# To do
When you write out the entries, keep every line exactly as it appears.
Material supplied START
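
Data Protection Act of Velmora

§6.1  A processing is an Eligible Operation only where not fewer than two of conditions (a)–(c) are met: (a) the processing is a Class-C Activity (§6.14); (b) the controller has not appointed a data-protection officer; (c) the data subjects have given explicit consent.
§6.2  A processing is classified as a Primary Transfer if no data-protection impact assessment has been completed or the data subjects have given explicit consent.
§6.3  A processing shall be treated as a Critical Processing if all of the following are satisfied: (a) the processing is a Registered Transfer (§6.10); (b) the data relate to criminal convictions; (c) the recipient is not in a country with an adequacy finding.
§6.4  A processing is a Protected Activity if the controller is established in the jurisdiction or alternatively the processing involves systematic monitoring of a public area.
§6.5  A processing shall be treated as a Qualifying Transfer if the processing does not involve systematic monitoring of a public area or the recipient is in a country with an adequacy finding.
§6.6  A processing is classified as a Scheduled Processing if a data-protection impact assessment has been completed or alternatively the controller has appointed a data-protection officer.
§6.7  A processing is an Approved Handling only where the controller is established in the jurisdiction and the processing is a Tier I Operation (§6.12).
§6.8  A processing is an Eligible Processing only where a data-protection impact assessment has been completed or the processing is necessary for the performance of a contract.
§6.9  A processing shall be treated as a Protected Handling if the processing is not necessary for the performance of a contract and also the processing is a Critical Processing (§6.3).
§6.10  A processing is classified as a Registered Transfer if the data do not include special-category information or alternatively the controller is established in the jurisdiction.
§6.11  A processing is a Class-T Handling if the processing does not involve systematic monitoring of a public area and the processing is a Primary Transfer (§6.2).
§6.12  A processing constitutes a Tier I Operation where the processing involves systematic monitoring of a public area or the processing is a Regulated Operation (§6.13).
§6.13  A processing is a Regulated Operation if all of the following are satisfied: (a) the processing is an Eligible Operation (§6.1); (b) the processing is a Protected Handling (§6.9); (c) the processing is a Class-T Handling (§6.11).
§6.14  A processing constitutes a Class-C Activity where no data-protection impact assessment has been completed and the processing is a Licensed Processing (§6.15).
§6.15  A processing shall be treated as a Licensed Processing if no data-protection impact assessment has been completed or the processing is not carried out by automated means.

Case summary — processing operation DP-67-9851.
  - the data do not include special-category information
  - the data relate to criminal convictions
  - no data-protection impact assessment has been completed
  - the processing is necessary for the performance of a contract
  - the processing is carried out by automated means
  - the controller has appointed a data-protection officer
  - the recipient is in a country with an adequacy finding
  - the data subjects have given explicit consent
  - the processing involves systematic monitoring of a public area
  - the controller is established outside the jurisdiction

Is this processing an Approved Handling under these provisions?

No

Under §6.15: no data-protection impact assessment has been completed? yes; or the processing is not carried out by automated means? no. So the processing is a Licensed Processing.
Under §6.14: no data-protection impact assessment has been completed? yes; and Licensed Processing (§6.15)? yes. So the processing is a Class-C Activity.
Under §6.1: Class-C Activity (§6.14)? yes; the controller has not appointed a data-protection officer? no; the data subjects have given explicit consent? yes — 2 of 3 hold (need ≥2) → satisfied.
Under §6.10: the data do not include special-category information? yes; or the controller is established in the jurisdiction? no. So the processing is a Registered Transfer.
Under §6.3: Registered Transfer (§6.10)? yes; and the data relate to criminal convictions? yes; and the recipient is not in a country with an adequacy finding? no. So the processing is not a Critical Processing.
Under §6.9: the processing is not necessary for the performance of a contract? no; and Critical Processing (§6.3)? no. So the processing is not a Protected Handling.
Under §6.2: no data-protection impact assessment has been completed? yes; or the data subjects have given explicit consent? yes. So the processing is a Primary Transfer.
Under §6.11: the processing does not involve systematic monitoring of a public area? no; and Primary Transfer (§6.2)? yes. So the processing is not a Class-T Handling.
Under §6.13: Eligible Operation (§6.1)? yes; and Protected Handling (§6.9)? no; and Class-T Handling (§6.11)? no. So the processing is not a Regulated Operation.
Under §6.12: the processing involves systematic monitoring of a public area? yes; or Regulated Operation (§6.13)? no. So the processing is a Tier I Operation.
Under §6.7: the controller is established in the jurisdiction? no; and Tier I Operation (§6.12)? yes. So the processing is not an Approved Handling.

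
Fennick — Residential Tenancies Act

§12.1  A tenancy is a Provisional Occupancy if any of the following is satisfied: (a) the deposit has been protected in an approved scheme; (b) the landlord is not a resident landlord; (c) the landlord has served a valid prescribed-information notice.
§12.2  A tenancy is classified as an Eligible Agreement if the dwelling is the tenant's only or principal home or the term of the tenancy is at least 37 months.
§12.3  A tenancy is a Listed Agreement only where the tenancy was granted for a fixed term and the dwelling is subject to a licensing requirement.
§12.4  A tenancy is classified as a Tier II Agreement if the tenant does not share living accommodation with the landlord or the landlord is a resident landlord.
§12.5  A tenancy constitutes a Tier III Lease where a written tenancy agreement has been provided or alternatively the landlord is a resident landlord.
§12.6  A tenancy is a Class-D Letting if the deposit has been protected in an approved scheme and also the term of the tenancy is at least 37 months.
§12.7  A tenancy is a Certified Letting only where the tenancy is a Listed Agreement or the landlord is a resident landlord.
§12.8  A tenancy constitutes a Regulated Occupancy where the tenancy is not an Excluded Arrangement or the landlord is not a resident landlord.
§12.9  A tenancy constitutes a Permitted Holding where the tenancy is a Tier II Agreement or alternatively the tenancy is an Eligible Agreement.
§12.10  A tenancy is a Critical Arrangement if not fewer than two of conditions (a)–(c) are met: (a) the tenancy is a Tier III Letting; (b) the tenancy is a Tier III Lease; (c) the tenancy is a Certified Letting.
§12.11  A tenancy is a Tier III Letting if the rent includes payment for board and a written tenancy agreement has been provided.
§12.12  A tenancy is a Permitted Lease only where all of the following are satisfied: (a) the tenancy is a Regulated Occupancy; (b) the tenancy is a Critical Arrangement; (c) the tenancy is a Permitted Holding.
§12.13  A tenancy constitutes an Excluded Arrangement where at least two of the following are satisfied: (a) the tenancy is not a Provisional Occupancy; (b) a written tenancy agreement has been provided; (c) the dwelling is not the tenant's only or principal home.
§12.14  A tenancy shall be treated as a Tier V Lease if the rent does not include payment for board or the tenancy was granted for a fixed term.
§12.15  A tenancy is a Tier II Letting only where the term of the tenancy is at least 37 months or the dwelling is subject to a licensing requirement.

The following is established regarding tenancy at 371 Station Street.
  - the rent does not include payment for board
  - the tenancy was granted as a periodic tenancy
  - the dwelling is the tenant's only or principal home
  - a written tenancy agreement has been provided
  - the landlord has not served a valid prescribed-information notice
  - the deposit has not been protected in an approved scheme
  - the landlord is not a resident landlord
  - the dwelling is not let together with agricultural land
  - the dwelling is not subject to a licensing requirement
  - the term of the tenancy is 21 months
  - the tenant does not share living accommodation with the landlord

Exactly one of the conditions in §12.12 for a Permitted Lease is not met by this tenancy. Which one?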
Material supplied END
# Response
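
Data Protection Act of Velmora

§6.1  A processing is an Eligible Operation only where not fewer than two of conditions (a)–(c) are met: (a) the processing is a Class-C Activity (§6.14); (b) the controller has not appointed a data-protection officer; (c) the data subjects have given explicit consent.
§6.2  A processing is classified as a Primary Transfer if no data-protection impact assessment has been completed or the data subjects have given explicit consent.
§6.3  A processing shall be treated as a Critical Processing if all of the following are satisfied: (a) the processing is a Registered Transfer (§6.10); (b) the data relate to criminal convictions; (c) the recipient is not in a country with an adequacy finding.
§6.4  A processing is a Protected Activity if the controller is established in the jurisdiction or alternatively the processing involves systematic monitoring of a public area.
§6.5  A processing shall be treated as a Qualifying Transfer if the processing does not involve systematic monitoring of a public area or the recipient is in a country with an adequacy finding.
§6.6  A processing is classified as a Scheduled Processing if a data-protection impact assessment has been completed or alternatively the controller has appointed a data-protection officer.
§6.7  A processing is an Approved Handling only where the controller is established in the jurisdiction and the processing is a Tier I Operation (§6.12).
§6.8  A processing is an Eligible Processing only where a data-protection impact assessment has been completed or the processing is necessary for the performance of a contract.
§6.9  A processing shall be treated as a Protected Handling if the processing is not necessary for the performance of a contract and also the processing is a Critical Processing (§6.3).
§6.10  A processing is classified as a Registered Transfer if the data do not include special-category information or alternatively the controller is established in the jurisdiction.
§6.11  A processing is a Class-T Handling if the processing does not involve systematic monitoring of a public area and the processing is a Primary Transfer (§6.2).
§6.12  A processing constitutes a Tier I Operation where the processing involves systematic monitoring of a public area or the processing is a Regulated Operation (§6.13).
§6.13  A processing is a Regulated Operation if all of the following are satisfied: (a) the processing is an Eligible Operation (§6.1); (b) the processing is a Protected Handling (§6.9); (c) the processing is a Class-T Handling (§6.11).
§6.14  A processing constitutes a Class-C Activity where no data-protection impact assessment has been completed and the processing is a Licensed Processing (§6.15).
§6.15  A processing shall be treated as a Licensed Processing if no data-protection impact assessment has been completed or the processing is not carried out by automated means.

Case summary — processing operation DP-67-9851.
  - the data do not include special-category information
  - the data relate to criminal convictions
  - no data-protection impact assessment has been completed
  - the processing is necessary for the performance of a contract
  - the processing is carried out by automated means
  - the controller has appointed a data-protection officer
  - the recipient is in a country with an adequacy finding
  - the data subjects have given explicit consent
  - the processing involves systematic monitoring of a public area
  - the controller is established outside the jurisdiction

Is this processing an Approved Handling under these provisions?

No

Under §6.15: no data-protection impact assessment has been completed? yes; or the processing is not carried out by automated means? no. So the processing is a Licensed Processing.
Under §6.14: no data-protection impact assessment has been completed? yes; and Licensed Processing (§6.15)? yes. So the processing is a Class-C Activity.
Under §6.1: Class-C Activity (§6.14)? yes; the controller has not appointed a data-protection officer? no; the data subjects have given explicit consent? yes — 2 of 3 hold (need ≥2) → satisfied.
Under §6.10: the data do not include special-category information? yes; or the controller is established in the jurisdiction? no. So the processing is a Registered Transfer.
Under §6.3: Registered Transfer (§6.10)? yes; and the data relate to criminal convictions? yes; and the recipient is not in a country with an adequacy finding? no. So the processing is not a Critical Processing.
Under §6.9: the processing is not necessary for the performance of a contract? no; and Critical Processing (§6.3)? no. So the processing is not a Protected Handling.
Under §6.2: no data-protection impact assessment has been completed? yes; or the data subjects have given explicit consent? yes. So the processing is a Primary Transfer.
Under §6.11: the processing does not involve systematic monitoring of a public area? no; and Primary Transfer (§6.2)? yes. So the processing is not a Class-T Handling.
Under §6.13: Eligible Operation (§6.1)? yes; and Protected Handling (§6.9)? no; and Class-T Handling (§6.11)? no. So the processing is not a Regulated Operation.
Under §6.12: the processing involves systematic monitoring of a public area? yes; or Regulated Operation (§6.13)? no. So the processing is a Tier I Operation.
Under §6.7: the controller is established in the jurisdiction? no; and Tier I Operation (§6.12)? yes. So the processing is not an Approved Handling.

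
Fennick — Residential Tenancies Act

§12.1  A tenancy is a Provisional Occupancy if any of the following is satisfied: (a) the deposit has been protected in an approved scheme; (b) the landlord is not a resident landlord; (c) the landlord has served a valid prescribed-information notice.
§12.2  A tenancy is classified as an Eligible Agreement if the dwelling is the tenant's only or principal home or the term of the tenancy is at least 37 months.
§12.3  A tenancy is a Listed Agreement only where the tenancy was granted for a fixed term and the dwelling is subject to a licensing requirement.
§12.4  A tenancy is classified as a Tier II Agreement if the tenant does not share living accommodation with the landlord or the landlord is a resident landlord.
§12.5  A tenancy constitutes a Tier III Lease where a written tenancy agreement has been provided or alternatively the landlord is a resident landlord.
§12.6  A tenancy is a Class-D Letting if the deposit has been protected in an approved scheme and also the term of the tenancy is at least 37 months.
§12.7  A tenancy is a Certified Letting only where the tenancy is a Listed Agreement or the landlord is a resident landlord.
§12.8  A tenancy constitutes a Regulated Occupancy where the tenancy is not an Excluded Arrangement or the landlord is not a resident landlord.
§12.9  A tenancy constitutes a Permitted Holding where the tenancy is a Tier II Agreement or alternatively the tenancy is an Eligible Agreement.
§12.10  A tenancy is a Critical Arrangement if not fewer than two of conditions (a)–(c) are met: (a) the tenancy is a Tier III Letting; (b) the tenancy is a Tier III Lease; (c) the tenancy is a Certified Letting.
§12.11  A tenancy is a Tier III Letting if the rent includes payment for board and a written tenancy agreement has been provided.
§12.12  A tenancy is a Permitted Lease only where all of the following are satisfied: (a) the tenancy is a Regulated Occupancy; (b) the tenancy is a Critical Arrangement; (c) the tenancy is a Permitted Holding.
§12.13  A tenancy constitutes an Excluded Arrangement where at least two of the following are satisfied: (a) the tenancy is not a Provisional Occupancy; (b) a written tenancy agreement has been provided; (c) the dwelling is not the tenant's only or principal home.
§12.14  A tenancy shall be treated as a Tier V Lease if the rent does not include payment for board or the tenancy was granted for a fixed term.
§12.15  A tenancy is a Tier II Letting only where the term of the tenancy is at least 37 months or the dwelling is subject to a licensing requirement.

The following is established regarding tenancy at 371 Station Street.
  - the rent does not include payment for board
  - the tenancy was granted as a periodic tenancy
  - the dwelling is the tenant's only or principal home
  - a written tenancy agreement has been provided
  - the landlord has not served a valid prescribed-information notice
  - the deposit has not been protected in an approved scheme
  - the landlord is not a resident landlord
  - the dwelling is not let together with agricultural land
  - the dwelling is not subject to a licensing requirement
  - the term of the tenancy is 21 months
  - the tenant does not share living accommodation with the landlord

Exactly one of the conditions in §12.12 for a Permitted Lease is not met by this tenancy. Which one?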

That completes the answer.